What you should do | Using the records below, quote only the span that opens with the line containing "drawn from school" and closes with the line containing "Line 2: size", exactly and inclusively.

Collected data entries:
++++++++++
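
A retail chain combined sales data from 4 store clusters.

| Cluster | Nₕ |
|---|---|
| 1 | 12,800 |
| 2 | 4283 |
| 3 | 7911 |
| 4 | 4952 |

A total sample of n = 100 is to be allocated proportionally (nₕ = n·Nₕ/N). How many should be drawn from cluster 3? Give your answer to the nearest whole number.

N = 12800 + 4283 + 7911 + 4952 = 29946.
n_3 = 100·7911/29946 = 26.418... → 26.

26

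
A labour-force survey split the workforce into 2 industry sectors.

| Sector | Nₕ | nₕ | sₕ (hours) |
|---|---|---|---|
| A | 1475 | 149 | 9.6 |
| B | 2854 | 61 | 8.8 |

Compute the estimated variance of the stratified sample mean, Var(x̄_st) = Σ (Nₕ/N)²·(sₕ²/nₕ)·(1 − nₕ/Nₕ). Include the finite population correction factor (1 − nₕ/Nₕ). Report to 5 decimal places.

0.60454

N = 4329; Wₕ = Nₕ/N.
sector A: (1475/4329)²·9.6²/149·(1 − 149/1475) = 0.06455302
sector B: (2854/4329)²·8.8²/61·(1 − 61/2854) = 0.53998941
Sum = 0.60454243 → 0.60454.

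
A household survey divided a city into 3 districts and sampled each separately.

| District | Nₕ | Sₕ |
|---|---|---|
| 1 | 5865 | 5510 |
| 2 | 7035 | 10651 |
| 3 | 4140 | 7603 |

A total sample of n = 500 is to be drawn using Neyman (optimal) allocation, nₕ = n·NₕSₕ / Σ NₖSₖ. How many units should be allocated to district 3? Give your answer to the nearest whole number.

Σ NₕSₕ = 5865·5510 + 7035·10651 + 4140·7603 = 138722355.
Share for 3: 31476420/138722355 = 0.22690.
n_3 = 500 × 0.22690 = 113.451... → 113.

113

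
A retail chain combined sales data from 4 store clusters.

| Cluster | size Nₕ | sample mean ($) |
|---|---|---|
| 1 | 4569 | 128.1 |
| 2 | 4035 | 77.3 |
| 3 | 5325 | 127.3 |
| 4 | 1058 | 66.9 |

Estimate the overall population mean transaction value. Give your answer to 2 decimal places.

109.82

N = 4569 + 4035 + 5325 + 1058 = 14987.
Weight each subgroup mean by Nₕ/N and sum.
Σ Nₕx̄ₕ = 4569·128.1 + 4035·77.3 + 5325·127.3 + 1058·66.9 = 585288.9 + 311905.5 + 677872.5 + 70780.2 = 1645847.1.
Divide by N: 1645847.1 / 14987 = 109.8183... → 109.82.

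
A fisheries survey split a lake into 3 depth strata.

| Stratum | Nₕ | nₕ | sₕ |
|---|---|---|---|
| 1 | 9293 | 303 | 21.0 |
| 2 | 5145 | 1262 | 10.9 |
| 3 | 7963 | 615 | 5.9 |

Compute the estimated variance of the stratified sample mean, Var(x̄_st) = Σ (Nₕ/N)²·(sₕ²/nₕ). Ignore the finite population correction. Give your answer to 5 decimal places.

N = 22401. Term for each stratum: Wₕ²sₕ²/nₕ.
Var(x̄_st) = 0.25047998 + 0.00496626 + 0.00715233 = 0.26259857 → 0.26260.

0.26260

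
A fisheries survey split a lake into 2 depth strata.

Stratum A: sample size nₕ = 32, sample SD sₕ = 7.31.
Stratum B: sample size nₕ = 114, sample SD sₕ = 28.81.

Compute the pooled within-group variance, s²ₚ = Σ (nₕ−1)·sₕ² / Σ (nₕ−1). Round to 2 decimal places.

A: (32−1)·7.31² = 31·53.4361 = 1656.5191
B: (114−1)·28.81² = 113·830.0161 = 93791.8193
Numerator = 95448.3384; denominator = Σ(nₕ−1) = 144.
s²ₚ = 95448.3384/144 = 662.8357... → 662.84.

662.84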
++++++++++
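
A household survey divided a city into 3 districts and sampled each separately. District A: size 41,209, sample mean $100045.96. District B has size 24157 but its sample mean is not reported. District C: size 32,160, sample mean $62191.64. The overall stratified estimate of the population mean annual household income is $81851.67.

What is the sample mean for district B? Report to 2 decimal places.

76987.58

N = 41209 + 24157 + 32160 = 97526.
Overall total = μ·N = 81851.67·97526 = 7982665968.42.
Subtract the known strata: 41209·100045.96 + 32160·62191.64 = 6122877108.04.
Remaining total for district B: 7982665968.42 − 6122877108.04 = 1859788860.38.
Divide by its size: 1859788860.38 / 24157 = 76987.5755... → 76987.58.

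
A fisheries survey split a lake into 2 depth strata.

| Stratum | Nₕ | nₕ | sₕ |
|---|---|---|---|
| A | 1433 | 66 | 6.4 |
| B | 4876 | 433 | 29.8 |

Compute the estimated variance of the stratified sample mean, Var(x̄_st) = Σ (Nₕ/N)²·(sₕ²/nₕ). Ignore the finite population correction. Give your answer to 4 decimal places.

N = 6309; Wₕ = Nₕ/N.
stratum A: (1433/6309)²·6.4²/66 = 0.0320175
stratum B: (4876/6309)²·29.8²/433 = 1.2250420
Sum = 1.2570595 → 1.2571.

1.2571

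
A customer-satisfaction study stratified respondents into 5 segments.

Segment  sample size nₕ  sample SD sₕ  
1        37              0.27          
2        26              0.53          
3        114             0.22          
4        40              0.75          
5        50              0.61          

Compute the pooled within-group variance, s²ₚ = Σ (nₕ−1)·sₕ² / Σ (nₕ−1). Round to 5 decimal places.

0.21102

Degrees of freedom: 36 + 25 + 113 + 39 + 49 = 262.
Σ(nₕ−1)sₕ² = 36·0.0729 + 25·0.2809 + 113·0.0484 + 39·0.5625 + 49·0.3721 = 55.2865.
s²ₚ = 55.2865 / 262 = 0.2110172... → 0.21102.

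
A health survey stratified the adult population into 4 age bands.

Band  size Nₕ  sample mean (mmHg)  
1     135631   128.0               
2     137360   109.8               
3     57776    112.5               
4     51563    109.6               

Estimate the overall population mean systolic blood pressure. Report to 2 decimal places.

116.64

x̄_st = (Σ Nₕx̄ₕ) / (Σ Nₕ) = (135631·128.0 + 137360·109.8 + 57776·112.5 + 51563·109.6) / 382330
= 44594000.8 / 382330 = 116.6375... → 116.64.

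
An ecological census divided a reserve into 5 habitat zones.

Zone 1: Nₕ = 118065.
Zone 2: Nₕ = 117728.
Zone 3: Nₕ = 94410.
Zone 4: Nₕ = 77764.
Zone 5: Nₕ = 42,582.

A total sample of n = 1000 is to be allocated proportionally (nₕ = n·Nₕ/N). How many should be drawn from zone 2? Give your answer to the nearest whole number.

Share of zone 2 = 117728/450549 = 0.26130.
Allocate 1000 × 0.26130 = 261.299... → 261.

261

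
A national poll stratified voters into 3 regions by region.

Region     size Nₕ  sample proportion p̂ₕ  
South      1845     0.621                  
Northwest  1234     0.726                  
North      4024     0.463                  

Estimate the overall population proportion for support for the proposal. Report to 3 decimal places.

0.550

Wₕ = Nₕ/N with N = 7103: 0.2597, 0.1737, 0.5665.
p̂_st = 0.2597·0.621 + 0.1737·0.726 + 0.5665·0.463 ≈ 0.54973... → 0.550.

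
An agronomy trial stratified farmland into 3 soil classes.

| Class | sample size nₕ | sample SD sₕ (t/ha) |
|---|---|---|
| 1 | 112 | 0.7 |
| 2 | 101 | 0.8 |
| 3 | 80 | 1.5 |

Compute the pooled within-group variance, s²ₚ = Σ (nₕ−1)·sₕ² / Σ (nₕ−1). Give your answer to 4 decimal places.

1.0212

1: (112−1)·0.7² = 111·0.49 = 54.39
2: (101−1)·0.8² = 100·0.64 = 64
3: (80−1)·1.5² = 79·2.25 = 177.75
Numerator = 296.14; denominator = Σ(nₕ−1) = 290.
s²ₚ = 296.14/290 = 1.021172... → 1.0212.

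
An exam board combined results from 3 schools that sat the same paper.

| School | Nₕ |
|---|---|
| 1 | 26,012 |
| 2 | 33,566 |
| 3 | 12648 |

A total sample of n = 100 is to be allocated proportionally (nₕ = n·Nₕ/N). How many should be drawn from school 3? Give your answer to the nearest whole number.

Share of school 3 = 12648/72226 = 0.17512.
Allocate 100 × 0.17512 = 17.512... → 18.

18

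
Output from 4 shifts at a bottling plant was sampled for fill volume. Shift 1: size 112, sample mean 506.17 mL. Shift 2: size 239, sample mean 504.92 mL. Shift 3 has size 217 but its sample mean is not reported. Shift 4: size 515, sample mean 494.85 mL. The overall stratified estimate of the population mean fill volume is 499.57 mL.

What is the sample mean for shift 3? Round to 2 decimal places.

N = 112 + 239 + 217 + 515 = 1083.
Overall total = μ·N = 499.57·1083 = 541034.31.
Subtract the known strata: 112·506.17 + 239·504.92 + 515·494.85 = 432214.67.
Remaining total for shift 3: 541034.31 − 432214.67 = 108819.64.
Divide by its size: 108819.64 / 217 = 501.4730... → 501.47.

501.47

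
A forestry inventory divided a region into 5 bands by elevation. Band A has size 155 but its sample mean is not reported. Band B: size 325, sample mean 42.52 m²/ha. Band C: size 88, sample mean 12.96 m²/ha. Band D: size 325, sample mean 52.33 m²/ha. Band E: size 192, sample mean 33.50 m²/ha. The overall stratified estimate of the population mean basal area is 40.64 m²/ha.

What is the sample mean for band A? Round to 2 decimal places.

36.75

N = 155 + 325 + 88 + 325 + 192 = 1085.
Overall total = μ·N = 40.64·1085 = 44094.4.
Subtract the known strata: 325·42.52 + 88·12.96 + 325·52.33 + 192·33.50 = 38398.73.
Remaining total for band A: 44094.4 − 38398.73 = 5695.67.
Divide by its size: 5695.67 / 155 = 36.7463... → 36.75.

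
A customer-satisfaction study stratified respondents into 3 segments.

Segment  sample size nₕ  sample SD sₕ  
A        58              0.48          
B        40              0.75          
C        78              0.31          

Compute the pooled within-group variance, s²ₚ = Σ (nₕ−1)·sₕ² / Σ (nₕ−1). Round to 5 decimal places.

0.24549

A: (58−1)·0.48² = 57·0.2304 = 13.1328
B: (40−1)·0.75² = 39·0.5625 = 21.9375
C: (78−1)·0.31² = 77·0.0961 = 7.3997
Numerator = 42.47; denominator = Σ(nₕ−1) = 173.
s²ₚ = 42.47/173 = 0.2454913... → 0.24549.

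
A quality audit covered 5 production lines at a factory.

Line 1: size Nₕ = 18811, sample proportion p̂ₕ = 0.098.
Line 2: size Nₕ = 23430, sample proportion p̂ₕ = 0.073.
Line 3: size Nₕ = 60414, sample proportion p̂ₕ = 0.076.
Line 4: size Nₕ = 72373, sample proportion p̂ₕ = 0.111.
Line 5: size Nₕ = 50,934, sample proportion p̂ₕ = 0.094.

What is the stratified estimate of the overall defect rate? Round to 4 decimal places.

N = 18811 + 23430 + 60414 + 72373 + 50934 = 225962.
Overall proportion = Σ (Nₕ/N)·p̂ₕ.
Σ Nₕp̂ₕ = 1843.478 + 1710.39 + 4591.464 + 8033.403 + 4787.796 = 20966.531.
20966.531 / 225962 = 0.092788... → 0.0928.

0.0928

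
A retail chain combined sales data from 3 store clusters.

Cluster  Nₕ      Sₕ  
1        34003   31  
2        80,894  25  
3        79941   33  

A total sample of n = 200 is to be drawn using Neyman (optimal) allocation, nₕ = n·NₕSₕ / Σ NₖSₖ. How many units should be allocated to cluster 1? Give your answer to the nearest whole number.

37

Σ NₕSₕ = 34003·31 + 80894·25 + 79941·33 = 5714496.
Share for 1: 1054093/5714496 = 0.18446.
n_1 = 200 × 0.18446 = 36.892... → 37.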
++++++++++
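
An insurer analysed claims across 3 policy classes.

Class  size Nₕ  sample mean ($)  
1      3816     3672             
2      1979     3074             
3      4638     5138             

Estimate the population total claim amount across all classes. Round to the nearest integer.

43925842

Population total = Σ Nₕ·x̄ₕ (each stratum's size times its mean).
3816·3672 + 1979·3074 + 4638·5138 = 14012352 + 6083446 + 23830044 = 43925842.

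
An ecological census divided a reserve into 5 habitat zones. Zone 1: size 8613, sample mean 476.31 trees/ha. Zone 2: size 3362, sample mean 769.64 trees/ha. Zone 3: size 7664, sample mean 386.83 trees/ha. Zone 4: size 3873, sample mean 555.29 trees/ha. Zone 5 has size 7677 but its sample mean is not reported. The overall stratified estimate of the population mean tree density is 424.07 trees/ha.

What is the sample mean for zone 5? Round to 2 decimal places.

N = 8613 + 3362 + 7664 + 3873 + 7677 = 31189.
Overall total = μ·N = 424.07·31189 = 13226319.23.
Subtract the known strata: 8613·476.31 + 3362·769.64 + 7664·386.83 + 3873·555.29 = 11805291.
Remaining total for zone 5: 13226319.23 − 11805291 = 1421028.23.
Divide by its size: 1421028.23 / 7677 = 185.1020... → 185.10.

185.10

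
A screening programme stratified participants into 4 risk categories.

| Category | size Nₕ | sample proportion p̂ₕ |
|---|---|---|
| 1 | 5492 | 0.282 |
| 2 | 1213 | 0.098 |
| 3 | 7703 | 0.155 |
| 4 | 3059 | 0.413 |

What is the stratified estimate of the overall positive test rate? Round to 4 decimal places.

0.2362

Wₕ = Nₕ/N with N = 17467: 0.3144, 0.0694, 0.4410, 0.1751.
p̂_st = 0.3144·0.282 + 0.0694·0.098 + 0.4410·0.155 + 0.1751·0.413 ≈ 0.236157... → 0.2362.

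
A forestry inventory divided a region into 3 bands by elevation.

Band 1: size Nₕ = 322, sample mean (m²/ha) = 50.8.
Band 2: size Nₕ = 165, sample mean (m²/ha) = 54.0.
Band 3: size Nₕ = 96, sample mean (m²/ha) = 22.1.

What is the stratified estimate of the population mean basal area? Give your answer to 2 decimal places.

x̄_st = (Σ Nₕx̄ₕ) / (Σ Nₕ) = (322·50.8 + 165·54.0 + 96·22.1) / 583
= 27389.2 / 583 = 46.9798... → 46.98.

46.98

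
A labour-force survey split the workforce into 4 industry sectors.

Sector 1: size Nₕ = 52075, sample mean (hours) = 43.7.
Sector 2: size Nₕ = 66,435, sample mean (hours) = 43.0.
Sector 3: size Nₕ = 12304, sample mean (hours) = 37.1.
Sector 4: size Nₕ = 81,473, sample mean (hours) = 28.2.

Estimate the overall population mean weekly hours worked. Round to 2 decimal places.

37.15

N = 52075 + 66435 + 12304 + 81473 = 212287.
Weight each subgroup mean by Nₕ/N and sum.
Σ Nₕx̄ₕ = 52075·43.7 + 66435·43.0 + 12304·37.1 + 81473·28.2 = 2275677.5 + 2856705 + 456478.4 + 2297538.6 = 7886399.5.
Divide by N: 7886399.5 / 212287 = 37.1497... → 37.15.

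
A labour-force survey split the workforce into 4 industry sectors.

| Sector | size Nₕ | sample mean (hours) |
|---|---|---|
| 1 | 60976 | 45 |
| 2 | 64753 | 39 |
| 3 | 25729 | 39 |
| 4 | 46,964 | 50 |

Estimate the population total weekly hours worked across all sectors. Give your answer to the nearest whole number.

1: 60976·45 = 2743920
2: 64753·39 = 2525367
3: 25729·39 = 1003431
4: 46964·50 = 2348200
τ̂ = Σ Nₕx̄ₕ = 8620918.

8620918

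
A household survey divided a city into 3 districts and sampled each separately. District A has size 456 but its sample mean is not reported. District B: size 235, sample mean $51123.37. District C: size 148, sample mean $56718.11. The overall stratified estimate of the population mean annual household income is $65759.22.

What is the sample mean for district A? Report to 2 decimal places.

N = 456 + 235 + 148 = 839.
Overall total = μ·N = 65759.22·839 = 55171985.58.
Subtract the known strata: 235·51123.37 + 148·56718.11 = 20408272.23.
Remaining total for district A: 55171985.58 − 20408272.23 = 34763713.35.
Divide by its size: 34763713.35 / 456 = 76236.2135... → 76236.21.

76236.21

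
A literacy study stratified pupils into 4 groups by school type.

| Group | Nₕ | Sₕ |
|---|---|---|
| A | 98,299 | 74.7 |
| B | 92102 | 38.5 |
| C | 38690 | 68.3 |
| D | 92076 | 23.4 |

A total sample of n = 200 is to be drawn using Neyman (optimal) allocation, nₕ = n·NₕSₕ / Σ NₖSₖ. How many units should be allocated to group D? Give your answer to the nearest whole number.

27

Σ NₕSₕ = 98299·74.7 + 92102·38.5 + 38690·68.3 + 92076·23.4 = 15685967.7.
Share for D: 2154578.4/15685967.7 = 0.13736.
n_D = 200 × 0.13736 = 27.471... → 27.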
++++++++++
Result |
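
A total sample of n = 100 is to be allocated proportionally (nₕ = n·Nₕ/N). How many should be drawn from school 3? Give your answer to the nearest whole number.

Share of school 3 = 12648/72226 = 0.17512.
Allocate 100 × 0.17512 = 17.512... → 18.

18

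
Output from 4 shifts at a bottling plant was sampled for fill volume. Shift 1: size 112, sample mean 506.17 mL. Shift 2: size 239, sample mean 504.92 mL. Shift 3 has size 217 but its sample mean is not reported. Shift 4: size 515, sample mean 494.85 mL. The overall stratified estimate of the population mean fill volume is 499.57 mL.

What is the sample mean for shift 3? Round to 2 decimal places.

N = 112 + 239 + 217 + 515 = 1083.
Overall total = μ·N = 499.57·1083 = 541034.31.
Subtract the known strata: 112·506.17 + 239·504.92 + 515·494.85 = 432214.67.
Remaining total for shift 3: 541034.31 − 432214.67 = 108819.64.
Divide by its size: 108819.64 / 217 = 501.4730... → 501.47.

501.47

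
A forestry inventory divided a region into 5 bands by elevation. Band A has size 155 but its sample mean is not reported. Band B: size 325, sample mean 42.52 m²/ha. Band C: size 88, sample mean 12.96 m²/ha. Band D: size 325, sample mean 52.33 m²/ha. Band E: size 192, sample mean 33.50 m²/ha. The overall stratified estimate of the population mean basal area is 40.64 m²/ha.

What is the sample mean for band A? Round to 2 decimal places.

36.75

N = 155 + 325 + 88 + 325 + 192 = 1085.
Overall total = μ·N = 40.64·1085 = 44094.4.
Subtract the known strata: 325·42.52 + 88·12.96 + 325·52.33 + 192·33.50 = 38398.73.
Remaining total for band A: 44094.4 − 38398.73 = 5695.67.
Divide by its size: 5695.67 / 155 = 36.7463... → 36.75.

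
A customer-satisfaction study stratified respondents into 3 segments.

Segment  sample size nₕ  sample SD sₕ  
A        58              0.48          
B        40              0.75          
C        78              0.31          

Compute the pooled within-group variance, s²ₚ = Σ (nₕ−1)·sₕ² / Σ (nₕ−1). Round to 5 decimal places.

0.24549

A: (58−1)·0.48² = 57·0.2304 = 13.1328
B: (40−1)·0.75² = 39·0.5625 = 21.9375
C: (78−1)·0.31² = 77·0.0961 = 7.3997
Numerator = 42.47; denominator = Σ(nₕ−1) = 173.
s²ₚ = 42.47/173 = 0.2454913... → 0.24549.

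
A quality audit covered 5 production lines at a factory.

Line 1: size Nₕ = 18811, sample proportion p̂ₕ = 0.098.
Line 2: size Nₕ = 23430, sample proportion p̂ₕ = 0.073.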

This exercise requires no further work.